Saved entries
'''
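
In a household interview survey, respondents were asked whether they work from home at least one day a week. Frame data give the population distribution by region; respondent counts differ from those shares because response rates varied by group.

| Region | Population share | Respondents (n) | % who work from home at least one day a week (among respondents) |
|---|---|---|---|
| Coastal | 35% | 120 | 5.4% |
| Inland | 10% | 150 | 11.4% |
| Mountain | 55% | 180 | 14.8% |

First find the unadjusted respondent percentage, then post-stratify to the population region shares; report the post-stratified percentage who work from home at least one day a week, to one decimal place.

Naive respondent-only estimate (weights = respondent counts):
  (120/450)×5.4 + (150/450)×11.4 + (180/450)×14.8 = 11.16%
Reweighting by population region shares:
  0.35×5.4 + 0.1×11.4 + 0.55×14.8 = 11.17%

11.2%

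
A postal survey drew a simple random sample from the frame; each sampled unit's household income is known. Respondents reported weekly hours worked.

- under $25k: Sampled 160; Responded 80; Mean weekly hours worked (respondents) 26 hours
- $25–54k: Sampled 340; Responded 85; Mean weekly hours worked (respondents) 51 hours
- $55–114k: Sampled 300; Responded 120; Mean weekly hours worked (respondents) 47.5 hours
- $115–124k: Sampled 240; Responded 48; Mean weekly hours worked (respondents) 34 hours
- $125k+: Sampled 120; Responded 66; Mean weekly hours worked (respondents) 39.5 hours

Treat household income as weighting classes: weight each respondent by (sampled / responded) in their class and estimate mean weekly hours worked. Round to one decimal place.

Response rates by class: under $25k 80/160 = 50%, $25–54k 85/340 = 25%, $55–114k 120/300 = 40%, $115–124k 48/240 = 20%, $125k+ 66/120 = 55%.
With weight = n_sampled/n_responded per class, the weighted class total is n_sampled:
  under $25k: 160 × 26 = 4160
  $25–54k: 340 × 51 = 17,340
  $55–114k: 300 × 47.5 = 14,250
  $115–124k: 240 × 34 = 8160
  $125k+: 120 × 39.5 = 4740
Adjusted estimate = 48,650 / 1,160 = 41.9397 → 41.9.

41.9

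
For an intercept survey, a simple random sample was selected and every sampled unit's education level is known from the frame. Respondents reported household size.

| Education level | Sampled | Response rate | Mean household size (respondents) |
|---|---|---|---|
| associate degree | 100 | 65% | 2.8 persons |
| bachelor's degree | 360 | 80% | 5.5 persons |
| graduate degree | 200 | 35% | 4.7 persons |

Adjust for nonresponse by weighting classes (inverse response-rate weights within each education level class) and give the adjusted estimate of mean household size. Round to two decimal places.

4.85

With weight = n_sampled/n_responded per class, the weighted class total is n_sampled:
  associate degree: 100 × 2.8 = 280
  bachelor's degree: 360 × 5.5 = 1980
  graduate degree: 200 × 4.7 = 940
Adjusted estimate = 3200 / 660 = 4.84849 → 4.85.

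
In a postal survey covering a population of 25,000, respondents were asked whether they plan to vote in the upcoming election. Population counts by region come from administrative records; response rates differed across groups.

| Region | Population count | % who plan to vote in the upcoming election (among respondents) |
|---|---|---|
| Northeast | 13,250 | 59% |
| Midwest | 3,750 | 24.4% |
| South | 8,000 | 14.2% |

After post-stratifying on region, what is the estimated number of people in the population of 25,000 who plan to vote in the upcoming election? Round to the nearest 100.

9,900

Estimated count per cell = population count × respondent percentage:
  Northeast: 13,250 × 59% = 7817.5
  Midwest: 3,750 × 24.4% = 915
  South: 8,000 × 14.2% = 1136
Estimated total = 9868.5 → 9,900.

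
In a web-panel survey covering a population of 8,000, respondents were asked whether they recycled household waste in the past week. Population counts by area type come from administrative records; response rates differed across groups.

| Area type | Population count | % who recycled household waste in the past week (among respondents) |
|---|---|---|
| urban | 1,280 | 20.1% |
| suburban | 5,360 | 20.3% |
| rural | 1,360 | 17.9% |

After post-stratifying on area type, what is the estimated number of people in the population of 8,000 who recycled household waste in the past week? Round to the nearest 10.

1,590

Each cell contributes its population count × the respondent rate:
  urban: 1,280 × 20.1% = 257.28
  suburban: 5,360 × 20.3% = 1088.08
  rural: 1,360 × 17.9% = 243.44
Estimated total = 1588.8 → 1,590.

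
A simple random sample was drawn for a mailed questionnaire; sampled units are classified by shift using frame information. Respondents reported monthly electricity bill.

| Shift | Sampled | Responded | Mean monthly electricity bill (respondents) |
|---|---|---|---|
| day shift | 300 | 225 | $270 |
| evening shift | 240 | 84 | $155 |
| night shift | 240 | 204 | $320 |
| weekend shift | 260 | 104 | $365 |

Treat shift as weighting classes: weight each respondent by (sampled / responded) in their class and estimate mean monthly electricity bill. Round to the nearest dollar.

Class response rates: day shift 225/300 = 75%, evening shift 84/240 = 35%, night shift 204/240 = 85%, weekend shift 104/260 = 40%.
With weight = n_sampled/n_responded per class, the weighted class total is n_sampled:
  day shift: 300 × 270 = 81,000
  evening shift: 240 × 155 = 37,200
  night shift: 240 × 320 = 76,800
  weekend shift: 260 × 365 = 94,900
Adjusted estimate = 289,900 / 1,040 = 278.75 → $279.

$279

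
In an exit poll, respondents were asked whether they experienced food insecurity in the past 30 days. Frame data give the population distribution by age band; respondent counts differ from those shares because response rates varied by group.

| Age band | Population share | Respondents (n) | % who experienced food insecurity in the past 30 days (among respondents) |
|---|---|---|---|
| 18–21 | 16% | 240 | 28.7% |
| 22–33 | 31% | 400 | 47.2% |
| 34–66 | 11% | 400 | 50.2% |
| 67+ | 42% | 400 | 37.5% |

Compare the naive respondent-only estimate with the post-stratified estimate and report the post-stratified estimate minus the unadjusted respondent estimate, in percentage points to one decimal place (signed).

Naive respondent-only estimate (weights = respondent counts):
  (240/1440)×28.7 + (400/1440)×47.2 + (400/1440)×50.2 + (400/1440)×37.5 = 42.2556%
Post-stratified estimate weights by population shares:
  0.16×28.7 + 0.31×47.2 + 0.11×50.2 + 0.42×37.5 = 40.496%
Difference = 40.496 − 42.2556 = -1.7596 pp.

-1.8 percentage points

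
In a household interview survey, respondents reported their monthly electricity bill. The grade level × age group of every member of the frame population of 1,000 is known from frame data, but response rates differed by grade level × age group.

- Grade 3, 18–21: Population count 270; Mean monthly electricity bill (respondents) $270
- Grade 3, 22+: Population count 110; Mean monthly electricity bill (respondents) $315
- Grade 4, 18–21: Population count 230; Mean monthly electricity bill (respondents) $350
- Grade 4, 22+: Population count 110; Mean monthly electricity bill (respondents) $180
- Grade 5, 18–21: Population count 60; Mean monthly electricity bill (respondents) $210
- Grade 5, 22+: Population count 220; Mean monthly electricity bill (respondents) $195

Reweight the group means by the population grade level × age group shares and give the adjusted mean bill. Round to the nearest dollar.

Weight each group's respondent value by its population share:
  Grade 3, 18–21: (270/1,000) × 270 = 72.9
  Grade 3, 22+: (110/1,000) × 315 = 34.65
  Grade 4, 18–21: (230/1,000) × 350 = 80.5
  Grade 4, 22+: (110/1,000) × 180 = 19.8
  Grade 5, 18–21: (60/1,000) × 210 = 12.6
  Grade 5, 22+: (220/1,000) × 195 = 42.9
Post-stratified estimate = 263.35 → $263.

$263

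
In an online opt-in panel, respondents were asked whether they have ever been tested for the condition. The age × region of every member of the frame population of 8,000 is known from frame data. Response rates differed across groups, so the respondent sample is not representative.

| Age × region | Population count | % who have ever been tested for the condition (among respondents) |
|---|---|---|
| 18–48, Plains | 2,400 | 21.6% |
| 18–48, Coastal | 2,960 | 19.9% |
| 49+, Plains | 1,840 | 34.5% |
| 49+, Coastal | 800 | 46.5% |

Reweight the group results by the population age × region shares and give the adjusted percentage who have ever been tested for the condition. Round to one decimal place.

26.4%

Reweight to the known age × region distribution:
  18–48, Plains: (2,400/8,000) × 21.6 = 6.48
  18–48, Coastal: (2,960/8,000) × 19.9 = 7.363
  49+, Plains: (1,840/8,000) × 34.5 = 7.935
  49+, Coastal: (800/8,000) × 46.5 = 4.65
Post-stratified estimate = 26.428 → 26.4%.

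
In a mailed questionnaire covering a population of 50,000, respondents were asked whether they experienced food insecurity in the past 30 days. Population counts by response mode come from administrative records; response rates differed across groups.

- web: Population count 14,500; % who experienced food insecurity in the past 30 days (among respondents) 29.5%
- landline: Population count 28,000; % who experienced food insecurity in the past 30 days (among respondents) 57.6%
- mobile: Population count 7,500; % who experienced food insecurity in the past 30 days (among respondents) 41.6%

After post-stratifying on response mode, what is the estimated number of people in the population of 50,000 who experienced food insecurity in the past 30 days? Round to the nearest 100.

Each cell contributes its population count × the respondent rate:
  web: 14,500 × 29.5% = 4277.5
  landline: 28,000 × 57.6% = 16,128
  mobile: 7,500 × 41.6% = 3120
Estimated total = 23525.5 → 23,500.

23,500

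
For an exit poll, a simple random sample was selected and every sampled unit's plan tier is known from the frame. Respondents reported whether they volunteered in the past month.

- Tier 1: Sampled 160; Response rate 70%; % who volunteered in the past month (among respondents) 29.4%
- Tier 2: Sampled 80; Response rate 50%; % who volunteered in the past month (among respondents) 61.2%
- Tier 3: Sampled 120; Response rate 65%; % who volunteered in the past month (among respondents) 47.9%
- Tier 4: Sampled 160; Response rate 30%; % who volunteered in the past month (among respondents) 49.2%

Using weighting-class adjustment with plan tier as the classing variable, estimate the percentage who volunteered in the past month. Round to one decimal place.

44.7%

Weighting each respondent by the inverse class response rate inflates each class back to its sampled size, so the class weight is n_sampled:
  Tier 1: 160 × 29.4 = 4704
  Tier 2: 80 × 61.2 = 4896
  Tier 3: 120 × 47.9 = 5748
  Tier 4: 160 × 49.2 = 7872
Adjusted estimate = 23,220 / 520 = 44.6538 → 44.7%.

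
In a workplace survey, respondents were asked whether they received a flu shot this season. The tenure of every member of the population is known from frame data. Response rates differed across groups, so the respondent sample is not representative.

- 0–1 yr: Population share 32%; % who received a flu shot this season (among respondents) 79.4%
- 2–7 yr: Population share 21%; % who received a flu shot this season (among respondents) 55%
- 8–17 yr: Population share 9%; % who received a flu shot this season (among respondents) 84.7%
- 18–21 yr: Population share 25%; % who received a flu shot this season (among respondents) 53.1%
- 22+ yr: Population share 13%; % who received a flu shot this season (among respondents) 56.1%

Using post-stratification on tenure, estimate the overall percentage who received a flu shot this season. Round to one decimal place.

Post-stratification weights by population share, not respondent share:
  0–1 yr: 0.32 × 79.4 = 25.408
  2–7 yr: 0.21 × 55 = 11.55
  8–17 yr: 0.09 × 84.7 = 7.623
  18–21 yr: 0.25 × 53.1 = 13.275
  22+ yr: 0.13 × 56.1 = 7.293
Post-stratified estimate = 65.149 → 65.1%.

65.1%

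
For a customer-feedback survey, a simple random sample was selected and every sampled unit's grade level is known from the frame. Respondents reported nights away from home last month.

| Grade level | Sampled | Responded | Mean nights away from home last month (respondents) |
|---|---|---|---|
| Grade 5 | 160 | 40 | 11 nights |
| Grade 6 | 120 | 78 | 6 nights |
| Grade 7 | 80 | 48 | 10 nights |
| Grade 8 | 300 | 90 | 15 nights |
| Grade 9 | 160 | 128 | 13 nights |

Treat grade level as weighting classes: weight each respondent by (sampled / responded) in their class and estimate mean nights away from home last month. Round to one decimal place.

Class response rates: Grade 5 40/160 = 25%, Grade 6 78/120 = 65%, Grade 7 48/80 = 60%, Grade 8 90/300 = 30%, Grade 9 128/160 = 80%.
Each respondent's weight = sampled/responded in their class; summing within a class gives n_sampled, so:
  Grade 5: 160 × 11 = 1760
  Grade 6: 120 × 6 = 720
  Grade 7: 80 × 10 = 800
  Grade 8: 300 × 15 = 4500
  Grade 9: 160 × 13 = 2080
Adjusted estimate = 9860 / 820 = 12.0244 → 12.0.

12.0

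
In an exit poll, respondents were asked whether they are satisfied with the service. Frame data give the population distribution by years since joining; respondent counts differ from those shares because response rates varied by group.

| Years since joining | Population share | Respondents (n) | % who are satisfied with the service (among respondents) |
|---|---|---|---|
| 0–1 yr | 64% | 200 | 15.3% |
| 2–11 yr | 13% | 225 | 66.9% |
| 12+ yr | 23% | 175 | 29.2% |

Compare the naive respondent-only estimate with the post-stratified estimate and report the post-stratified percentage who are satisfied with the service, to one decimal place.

Without adjustment, the pooled respondent share is:
  (200/600)×15.3 + (225/600)×66.9 + (175/600)×29.2 = 38.7042%
Reweighting by population years since joining shares:
  0.64×15.3 + 0.13×66.9 + 0.23×29.2 = 25.205%

25.2%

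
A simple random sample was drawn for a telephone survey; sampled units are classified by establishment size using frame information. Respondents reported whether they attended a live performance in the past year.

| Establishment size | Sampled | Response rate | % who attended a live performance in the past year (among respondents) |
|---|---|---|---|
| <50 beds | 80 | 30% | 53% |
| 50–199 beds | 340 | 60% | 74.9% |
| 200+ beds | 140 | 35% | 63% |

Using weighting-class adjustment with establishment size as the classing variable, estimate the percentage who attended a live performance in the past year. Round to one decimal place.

With weight = n_sampled/n_responded per class, the weighted class total is n_sampled:
  <50 beds: 80 × 53 = 4240
  50–199 beds: 340 × 74.9 = 25466
  200+ beds: 140 × 63 = 8820
Adjusted estimate = 38,526 / 560 = 68.7964 → 68.8%.

68.8%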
'''
Repeat word for word the lines above that run from the line containing "10 nights |" through the line containing "In an exit poll, respondents were asked whether they are", both ends included, and nothing else.

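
| Grade 7 | 80 | 48 | 10 nights |
| Grade 8 | 300 | 90 | 15 nights |
| Grade 9 | 160 | 128 | 13 nights |

Treat grade level as weighting classes: weight each respondent by (sampled / responded) in their class and estimate mean nights away from home last month. Round to one decimal place.

Class response rates: Grade 5 40/160 = 25%, Grade 6 78/120 = 65%, Grade 7 48/80 = 60%, Grade 8 90/300 = 30%, Grade 9 128/160 = 80%.
Each respondent's weight = sampled/responded in their class; summing within a class gives n_sampled, so:
  Grade 5: 160 × 11 = 1760
  Grade 6: 120 × 6 = 720
  Grade 7: 80 × 10 = 800
  Grade 8: 300 × 15 = 4500
  Grade 9: 160 × 13 = 2080
Adjusted estimate = 9860 / 820 = 12.0244 → 12.0.

12.0

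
In an exit poll, respondents were asked whether they are satisfied with the service. Frame data give the population distribution by years since joining; respondent counts differ from those shares because response rates varied by group.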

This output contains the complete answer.